◆ WHAT THE EXERCISE ASKS ◆
Each line containing the word "enrolled" must be copied from the material below.
---+---
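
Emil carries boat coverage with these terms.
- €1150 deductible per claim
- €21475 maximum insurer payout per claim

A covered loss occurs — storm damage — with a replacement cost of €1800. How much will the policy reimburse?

After the deductible, €1800 − €1150 = €650 remains.
€650 is within the €21475 limit, so the insurer pays €650.

€650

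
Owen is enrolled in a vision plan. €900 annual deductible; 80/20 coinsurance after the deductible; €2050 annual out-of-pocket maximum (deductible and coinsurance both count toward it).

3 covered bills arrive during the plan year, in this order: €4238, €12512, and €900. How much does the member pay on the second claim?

Bill 1, €4238: €900 to deductible, leaving €3338; member's 20% is €667.60. Cost to member: €1567.60. OOP to date €1567.60.
Bill 2, €12512: 20% coinsurance on €12512 = €2502.40. That would push OOP to €4070, over the €2050 cap, so member pays €2050 − €1567.60 = €482.40.

€482.40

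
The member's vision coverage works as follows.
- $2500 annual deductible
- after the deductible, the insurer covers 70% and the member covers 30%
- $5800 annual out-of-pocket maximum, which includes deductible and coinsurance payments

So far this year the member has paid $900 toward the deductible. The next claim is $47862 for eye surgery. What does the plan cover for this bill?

$42962

$900 of the $2500 deductible is already met, leaving $1600.
After the $1600 deductible portion, $47862 − $1600 = $46262 is subject to coinsurance.
30% of $46262 = $13878.60 falls to the member.
So the member owes $1600 + $13878.60 = $15478.60 before any cap.
That would bring total out-of-pocket to $16378.60, past the $5800 cap. The member is capped at $5800 − $900 = $4900 on this claim.
Insurer pays the balance: $47862 − $4900 = $42962.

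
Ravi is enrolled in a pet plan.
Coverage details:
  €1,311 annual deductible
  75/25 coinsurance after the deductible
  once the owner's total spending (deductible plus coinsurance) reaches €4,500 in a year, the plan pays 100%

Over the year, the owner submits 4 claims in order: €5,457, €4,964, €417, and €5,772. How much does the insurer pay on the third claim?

€312.75

Bill 1, €5,457: €1,311 to deductible, leaving €4,146; 25% of €4,146 = €1,036.50. Owner pays €2,347.50; OOP now €2,347.50. Insurer: €5,457 − €2,347.50 = €3,109.50.
Bill 2, €4,964: 25% coinsurance on €4,964 = €1,241. Owner owes €1,241 (running OOP €3,588.50). Plan pays €4,964 − €1,241 = €3,723.
Bill 3, €417: deductible met; 25% of €417 = €104.25. Owner owes €104.25 (running OOP €3,692.75). Insurer: €417 − €104.25 = €312.75.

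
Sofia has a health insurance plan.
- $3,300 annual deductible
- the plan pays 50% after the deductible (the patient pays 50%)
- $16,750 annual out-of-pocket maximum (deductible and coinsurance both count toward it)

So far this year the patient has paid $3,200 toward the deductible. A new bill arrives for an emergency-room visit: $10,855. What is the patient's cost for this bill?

$3,200 of the $3,300 deductible is already met, leaving $100.
After the $100 deductible portion, $10,855 − $100 = $10,755 is subject to coinsurance.
Patient's 50% share of $10,755 is $5,377.50.
So the patient owes $100 + $5,377.50 = $5,477.50 before any cap.
Cumulative spending $3,200 + $5,477.50 = $8,677.50 stays under the $16,750 maximum.

$5,477.50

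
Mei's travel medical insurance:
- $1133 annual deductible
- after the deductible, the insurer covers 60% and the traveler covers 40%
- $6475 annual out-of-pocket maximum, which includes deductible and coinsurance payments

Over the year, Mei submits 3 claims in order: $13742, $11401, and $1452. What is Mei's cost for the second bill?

Claim 1 — $13742: $1133 finishes the deductible; $12609 goes to coinsurance; coinsurance $12609 × 40% = $5043.60. Traveler owes $6176.60 (running OOP $6176.60).
Claim 2 — $11401: deductible already satisfied, so traveler's share is 40% × $11401 = $4560.40. Adding that to $6176.60 gives $10737, past the $6475 cap; traveler pays only $6475 − $6176.60 = $298.40.

$298.40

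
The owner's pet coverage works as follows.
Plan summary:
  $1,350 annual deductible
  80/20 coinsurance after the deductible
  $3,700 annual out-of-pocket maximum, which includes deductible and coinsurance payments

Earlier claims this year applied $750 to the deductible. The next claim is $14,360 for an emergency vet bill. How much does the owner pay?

Deductible still to meet: $1,350 − $750 = $600.
That leaves $14,360 − $600 = $13,760 for coinsurance.
Owner's 20% share of $13,760 is $2,752.
Owner responsibility before any cap: $600 + $2,752 = $3,352.
That would bring total out-of-pocket to $4,102, past the $3,700 cap. The owner is capped at $3,700 − $750 = $2,950 on this claim.

$2,950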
---+---
◆ RESULT OF THIS EXERCISE ◆
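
Owen is enrolled in a vision plan. €900 annual deductible; 80/20 coinsurance after the deductible; €2050 annual out-of-pocket maximum (deductible and coinsurance both count toward it).
Ravi is enrolled in a pet plan.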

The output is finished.